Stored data
.....

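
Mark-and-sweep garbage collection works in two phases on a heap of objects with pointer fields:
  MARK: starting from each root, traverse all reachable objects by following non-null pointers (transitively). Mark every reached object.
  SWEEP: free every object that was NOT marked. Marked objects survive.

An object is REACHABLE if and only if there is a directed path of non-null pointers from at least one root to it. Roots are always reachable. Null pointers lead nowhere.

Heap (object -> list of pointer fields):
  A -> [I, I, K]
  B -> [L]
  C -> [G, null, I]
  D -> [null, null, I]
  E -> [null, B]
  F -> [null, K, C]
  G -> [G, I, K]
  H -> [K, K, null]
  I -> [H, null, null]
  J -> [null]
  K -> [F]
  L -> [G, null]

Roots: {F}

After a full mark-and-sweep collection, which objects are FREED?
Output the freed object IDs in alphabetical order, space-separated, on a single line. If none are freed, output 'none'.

Answer: A B D E J L

Derivation:
Roots: F
Mark F: refs=null K C, marked=F
Mark K: refs=F, marked=F K
Mark C: refs=G null I, marked=C F K
Mark G: refs=G I K, marked=C F G K
Mark I: refs=H null null, marked=C F G I K
Mark H: refs=K K null, marked=C F G H I K
Unmarked (collected): A B D E J L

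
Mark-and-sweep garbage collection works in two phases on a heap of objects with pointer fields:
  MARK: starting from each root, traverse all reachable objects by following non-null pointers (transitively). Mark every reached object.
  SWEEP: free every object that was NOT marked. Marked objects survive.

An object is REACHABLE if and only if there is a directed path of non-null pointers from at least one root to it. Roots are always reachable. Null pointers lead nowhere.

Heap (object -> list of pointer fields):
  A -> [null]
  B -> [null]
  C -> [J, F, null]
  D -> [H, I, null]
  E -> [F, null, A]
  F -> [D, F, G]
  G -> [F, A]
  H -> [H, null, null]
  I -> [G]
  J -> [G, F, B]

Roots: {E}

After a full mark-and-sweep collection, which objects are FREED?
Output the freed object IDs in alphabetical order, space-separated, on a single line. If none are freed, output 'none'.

Answer: B C J

Derivation:
Roots: E
Mark E: refs=F null A, marked=E
Mark F: refs=D F G, marked=E F
Mark A: refs=null, marked=A E F
Mark D: refs=H I null, marked=A D E F
Mark G: refs=F A, marked=A D E F G
Mark H: refs=H null null, marked=A D E F G H
Mark I: refs=G, marked=A D E F G H I
Unmarked (collected): B C J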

.....

§ Problem:
In this exercise, give every record above again exactly.

§ The completed task:
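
Mark-and-sweep garbage collection works in two phases on a heap of objects with pointer fields:
  MARK: starting from each root, traverse all reachable objects by following non-null pointers (transitively). Mark every reached object.
  SWEEP: free every object that was NOT marked. Marked objects survive.

An object is REACHABLE if and only if there is a directed path of non-null pointers from at least one root to it. Roots are always reachable. Null pointers lead nowhere.

Heap (object -> list of pointer fields):
  A -> [I, I, K]
  B -> [L]
  C -> [G, null, I]
  D -> [null, null, I]
  E -> [null, B]
  F -> [null, K, C]
  G -> [G, I, K]
  H -> [K, K, null]
  I -> [H, null, null]
  J -> [null]
  K -> [F]
  L -> [G, null]

Roots: {F}

After a full mark-and-sweep collection, which objects are FREED?
Output the freed object IDs in alphabetical order, space-separated, on a single line. If none are freed, output 'none'.

Answer: A B D E J L

Derivation:
Roots: F
Mark F: refs=null K C, marked=F
Mark K: refs=F, marked=F K
Mark C: refs=G null I, marked=C F K
Mark G: refs=G I K, marked=C F G K
Mark I: refs=H null null, marked=C F G I K
Mark H: refs=K K null, marked=C F G H I K
Unmarked (collected): A B D E J L

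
Mark-and-sweep garbage collection works in two phases on a heap of objects with pointer fields:
  MARK: starting from each root, traverse all reachable objects by following non-null pointers (transitively). Mark every reached object.
  SWEEP: free every object that was NOT marked. Marked objects survive.

An object is REACHABLE if and only if there is a directed path of non-null pointers from at least one root to it. Roots are always reachable. Null pointers lead nowhere.

Heap (object -> list of pointer fields):
  A -> [null]
  B -> [null]
  C -> [J, F, null]
  D -> [H, I, null]
  E -> [F, null, A]
  F -> [D, F, G]
  G -> [F, A]
  H -> [H, null, null]
  I -> [G]
  J -> [G, F, B]

Roots: {E}

After a full mark-and-sweep collection, which objects are FREED?
Output the freed object IDs in alphabetical order, space-separated, on a single line. If none are freed, output 'none'.

Answer: B C J

Derivation:
Roots: E
Mark E: refs=F null A, marked=E
Mark F: refs=D F G, marked=E F
Mark A: refs=null, marked=A E F
Mark D: refs=H I null, marked=A D E F
Mark G: refs=F A, marked=A D E F G
Mark H: refs=H null null, marked=A D E F G H
Mark I: refs=G, marked=A D E F G H I
Unmarked (collected): B C J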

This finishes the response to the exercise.